Instructions for the task => The records that follow are to be given again exactly.

Source data =>
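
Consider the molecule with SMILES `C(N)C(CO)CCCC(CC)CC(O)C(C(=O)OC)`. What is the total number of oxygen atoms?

4

Atom tally by fragment:
  H2NCH2 → C:1 H:4 N:1
  CH(CH2OH) → C:2 H:4 O:1
  CH2 → C:1 H:2
  CH2 → C:1 H:2
  CH2 → C:1 H:2
  CH(C2H5) → C:3 H:6
  CH2 → C:1 H:2
  CH(OH) → C:1 H:2 O:1
  CH2COOCH3 → C:3 H:5 O:2
Element totals:
  C: 14
  H: 29
  N: 1
  O: 4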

Task result =>
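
Consider the molecule with SMILES `C(N)C(CO)CCCC(CC)CC(O)C(C(=O)OC)`. What is the total number of oxygen atoms?

4

Atom tally by fragment:
  H2NCH2 → C:1 H:4 N:1
  CH(CH2OH) → C:2 H:4 O:1
  CH2 → C:1 H:2
  CH2 → C:1 H:2
  CH2 → C:1 H:2
  CH(C2H5) → C:3 H:6
  CH2 → C:1 H:2
  CH(OH) → C:1 H:2 O:1
  CH2COOCH3 → C:3 H:5 O:2
Element totals:
  C: 14
  H: 29
  N: 1
  O: 4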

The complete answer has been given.